### Provided records
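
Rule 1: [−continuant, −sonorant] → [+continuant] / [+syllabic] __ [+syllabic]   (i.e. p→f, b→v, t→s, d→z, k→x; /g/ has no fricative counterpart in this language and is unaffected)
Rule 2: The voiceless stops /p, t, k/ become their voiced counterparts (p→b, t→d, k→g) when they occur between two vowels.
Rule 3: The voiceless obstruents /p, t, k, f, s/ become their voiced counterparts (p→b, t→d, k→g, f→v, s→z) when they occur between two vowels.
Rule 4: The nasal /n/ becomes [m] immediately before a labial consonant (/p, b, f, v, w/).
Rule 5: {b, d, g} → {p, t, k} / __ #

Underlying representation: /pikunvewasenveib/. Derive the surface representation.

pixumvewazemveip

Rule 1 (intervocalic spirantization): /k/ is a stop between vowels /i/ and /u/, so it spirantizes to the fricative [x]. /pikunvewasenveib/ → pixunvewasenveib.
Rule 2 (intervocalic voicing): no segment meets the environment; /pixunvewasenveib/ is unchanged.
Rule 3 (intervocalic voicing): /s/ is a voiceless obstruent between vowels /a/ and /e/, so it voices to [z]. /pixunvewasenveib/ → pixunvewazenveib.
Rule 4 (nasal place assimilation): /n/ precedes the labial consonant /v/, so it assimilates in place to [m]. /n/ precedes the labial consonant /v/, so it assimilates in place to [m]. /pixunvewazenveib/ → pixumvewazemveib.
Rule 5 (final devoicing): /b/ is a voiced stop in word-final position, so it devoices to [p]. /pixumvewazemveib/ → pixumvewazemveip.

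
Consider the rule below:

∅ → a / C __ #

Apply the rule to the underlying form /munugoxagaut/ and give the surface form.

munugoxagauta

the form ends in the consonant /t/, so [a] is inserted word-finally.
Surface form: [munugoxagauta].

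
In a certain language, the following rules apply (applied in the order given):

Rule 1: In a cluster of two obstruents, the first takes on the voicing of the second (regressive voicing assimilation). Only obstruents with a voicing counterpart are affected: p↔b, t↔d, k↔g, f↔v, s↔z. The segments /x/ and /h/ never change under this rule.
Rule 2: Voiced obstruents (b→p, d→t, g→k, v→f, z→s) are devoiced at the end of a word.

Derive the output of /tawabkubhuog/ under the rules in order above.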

### What the exercise asks
From the records above, show each line that contains the word "order".

### Answer section
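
In a certain language, the following rules apply (applied in the order given):
Derive the output of /tawabkubhuog/ under the rules in order above.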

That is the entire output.